• _EXTRACTED INFORMATION_

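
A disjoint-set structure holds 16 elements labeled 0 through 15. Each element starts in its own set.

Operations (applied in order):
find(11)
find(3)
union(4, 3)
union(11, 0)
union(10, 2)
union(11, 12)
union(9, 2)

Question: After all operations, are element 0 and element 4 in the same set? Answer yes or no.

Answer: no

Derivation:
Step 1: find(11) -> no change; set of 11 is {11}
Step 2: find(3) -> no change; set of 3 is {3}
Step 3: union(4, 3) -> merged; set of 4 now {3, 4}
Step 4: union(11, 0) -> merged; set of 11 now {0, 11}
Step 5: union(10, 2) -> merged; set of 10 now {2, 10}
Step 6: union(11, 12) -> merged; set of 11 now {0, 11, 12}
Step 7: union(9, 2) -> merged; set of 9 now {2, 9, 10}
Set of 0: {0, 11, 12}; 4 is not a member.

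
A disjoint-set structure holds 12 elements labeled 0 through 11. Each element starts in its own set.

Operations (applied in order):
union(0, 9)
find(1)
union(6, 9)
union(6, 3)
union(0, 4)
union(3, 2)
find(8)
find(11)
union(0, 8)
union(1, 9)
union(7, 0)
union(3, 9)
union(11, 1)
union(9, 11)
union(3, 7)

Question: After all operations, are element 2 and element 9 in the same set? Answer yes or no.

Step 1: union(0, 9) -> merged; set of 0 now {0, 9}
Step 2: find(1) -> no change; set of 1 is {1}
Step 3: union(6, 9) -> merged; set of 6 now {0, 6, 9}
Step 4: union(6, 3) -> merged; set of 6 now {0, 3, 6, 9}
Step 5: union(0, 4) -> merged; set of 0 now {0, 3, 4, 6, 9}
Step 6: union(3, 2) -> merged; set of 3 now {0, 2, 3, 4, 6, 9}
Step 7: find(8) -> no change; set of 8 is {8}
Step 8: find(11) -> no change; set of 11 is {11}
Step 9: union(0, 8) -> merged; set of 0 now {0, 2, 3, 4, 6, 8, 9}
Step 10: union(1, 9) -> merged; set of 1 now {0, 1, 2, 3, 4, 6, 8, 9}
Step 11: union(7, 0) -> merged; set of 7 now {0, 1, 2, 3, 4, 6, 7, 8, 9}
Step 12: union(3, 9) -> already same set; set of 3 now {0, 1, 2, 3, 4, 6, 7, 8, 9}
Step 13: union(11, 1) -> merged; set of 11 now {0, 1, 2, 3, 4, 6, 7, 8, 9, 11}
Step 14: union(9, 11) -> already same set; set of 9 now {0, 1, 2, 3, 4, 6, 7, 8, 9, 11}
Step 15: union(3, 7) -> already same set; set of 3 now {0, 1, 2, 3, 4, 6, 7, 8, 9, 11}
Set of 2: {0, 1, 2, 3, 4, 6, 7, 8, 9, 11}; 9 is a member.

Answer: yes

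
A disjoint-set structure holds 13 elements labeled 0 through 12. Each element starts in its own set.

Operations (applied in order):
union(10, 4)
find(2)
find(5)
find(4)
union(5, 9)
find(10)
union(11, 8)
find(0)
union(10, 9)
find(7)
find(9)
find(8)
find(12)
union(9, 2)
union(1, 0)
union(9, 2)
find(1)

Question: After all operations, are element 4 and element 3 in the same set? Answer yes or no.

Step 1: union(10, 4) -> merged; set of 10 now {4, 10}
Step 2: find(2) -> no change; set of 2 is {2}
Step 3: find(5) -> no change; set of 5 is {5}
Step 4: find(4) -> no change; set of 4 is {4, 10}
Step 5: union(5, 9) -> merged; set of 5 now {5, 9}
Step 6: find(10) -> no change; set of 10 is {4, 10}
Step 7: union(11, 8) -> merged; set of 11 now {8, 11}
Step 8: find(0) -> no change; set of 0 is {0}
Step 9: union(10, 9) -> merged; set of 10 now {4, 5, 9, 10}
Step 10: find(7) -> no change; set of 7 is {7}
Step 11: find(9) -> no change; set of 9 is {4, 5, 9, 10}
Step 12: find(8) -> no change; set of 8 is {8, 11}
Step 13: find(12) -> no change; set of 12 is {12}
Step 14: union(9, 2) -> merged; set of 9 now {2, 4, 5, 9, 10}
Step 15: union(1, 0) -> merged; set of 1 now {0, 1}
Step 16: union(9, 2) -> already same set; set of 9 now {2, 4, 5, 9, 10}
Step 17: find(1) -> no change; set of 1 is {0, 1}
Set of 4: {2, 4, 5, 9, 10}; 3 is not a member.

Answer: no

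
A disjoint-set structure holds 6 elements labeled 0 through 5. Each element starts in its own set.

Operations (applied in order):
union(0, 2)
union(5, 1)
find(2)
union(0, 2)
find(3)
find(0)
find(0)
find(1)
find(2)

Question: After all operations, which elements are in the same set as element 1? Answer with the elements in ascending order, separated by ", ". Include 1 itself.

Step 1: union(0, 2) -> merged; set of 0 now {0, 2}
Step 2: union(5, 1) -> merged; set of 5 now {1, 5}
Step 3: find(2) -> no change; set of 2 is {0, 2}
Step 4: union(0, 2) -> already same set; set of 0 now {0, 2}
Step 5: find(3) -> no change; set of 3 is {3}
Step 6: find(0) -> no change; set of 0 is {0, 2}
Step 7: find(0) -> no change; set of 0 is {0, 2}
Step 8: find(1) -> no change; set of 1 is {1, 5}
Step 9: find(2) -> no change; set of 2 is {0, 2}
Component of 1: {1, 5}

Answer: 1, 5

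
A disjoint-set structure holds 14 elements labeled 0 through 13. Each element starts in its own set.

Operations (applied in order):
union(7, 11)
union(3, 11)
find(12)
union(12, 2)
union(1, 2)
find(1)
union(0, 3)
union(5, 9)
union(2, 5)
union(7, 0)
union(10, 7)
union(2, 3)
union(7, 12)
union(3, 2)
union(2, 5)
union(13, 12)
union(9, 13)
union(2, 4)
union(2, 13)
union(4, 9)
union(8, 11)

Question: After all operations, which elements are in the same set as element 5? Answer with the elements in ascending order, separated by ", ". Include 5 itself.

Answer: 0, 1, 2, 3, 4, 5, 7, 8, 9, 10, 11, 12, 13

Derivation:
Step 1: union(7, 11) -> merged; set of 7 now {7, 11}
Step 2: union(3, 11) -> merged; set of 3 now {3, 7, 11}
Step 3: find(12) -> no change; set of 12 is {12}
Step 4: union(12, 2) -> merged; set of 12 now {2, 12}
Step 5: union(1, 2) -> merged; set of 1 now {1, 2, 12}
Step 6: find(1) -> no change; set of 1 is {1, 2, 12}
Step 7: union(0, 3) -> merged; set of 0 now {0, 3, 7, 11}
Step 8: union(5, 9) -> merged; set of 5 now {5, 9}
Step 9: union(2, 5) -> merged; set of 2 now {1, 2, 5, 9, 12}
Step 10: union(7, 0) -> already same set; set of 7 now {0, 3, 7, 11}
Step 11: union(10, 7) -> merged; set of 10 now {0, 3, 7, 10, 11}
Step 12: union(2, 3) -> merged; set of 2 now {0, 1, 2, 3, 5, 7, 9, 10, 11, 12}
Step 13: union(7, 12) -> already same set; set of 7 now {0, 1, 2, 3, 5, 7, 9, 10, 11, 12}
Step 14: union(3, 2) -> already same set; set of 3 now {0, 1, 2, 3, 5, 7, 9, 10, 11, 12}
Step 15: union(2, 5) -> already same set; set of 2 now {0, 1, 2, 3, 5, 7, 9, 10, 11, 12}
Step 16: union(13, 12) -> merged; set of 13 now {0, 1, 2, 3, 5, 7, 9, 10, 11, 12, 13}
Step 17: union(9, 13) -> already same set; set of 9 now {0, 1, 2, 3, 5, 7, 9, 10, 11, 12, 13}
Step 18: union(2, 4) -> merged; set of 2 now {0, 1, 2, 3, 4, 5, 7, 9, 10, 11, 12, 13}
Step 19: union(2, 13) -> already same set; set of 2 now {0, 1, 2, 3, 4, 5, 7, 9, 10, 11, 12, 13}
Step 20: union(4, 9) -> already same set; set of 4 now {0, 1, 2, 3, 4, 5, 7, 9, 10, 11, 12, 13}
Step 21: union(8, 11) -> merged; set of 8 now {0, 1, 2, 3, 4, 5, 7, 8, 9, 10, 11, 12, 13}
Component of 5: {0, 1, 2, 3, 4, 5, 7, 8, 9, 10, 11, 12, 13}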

• _TASK INSTRUCTIONS_
Look through the entries for the string "starts". Every line that has it belongs in the answer.

• _PROBLEM SOLUTION_
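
A disjoint-set structure holds 16 elements labeled 0 through 15. Each element starts in its own set.
A disjoint-set structure holds 12 elements labeled 0 through 11. Each element starts in its own set.
A disjoint-set structure holds 13 elements labeled 0 through 12. Each element starts in its own set.
A disjoint-set structure holds 6 elements labeled 0 through 5. Each element starts in its own set.
A disjoint-set structure holds 14 elements labeled 0 through 13. Each element starts in its own set.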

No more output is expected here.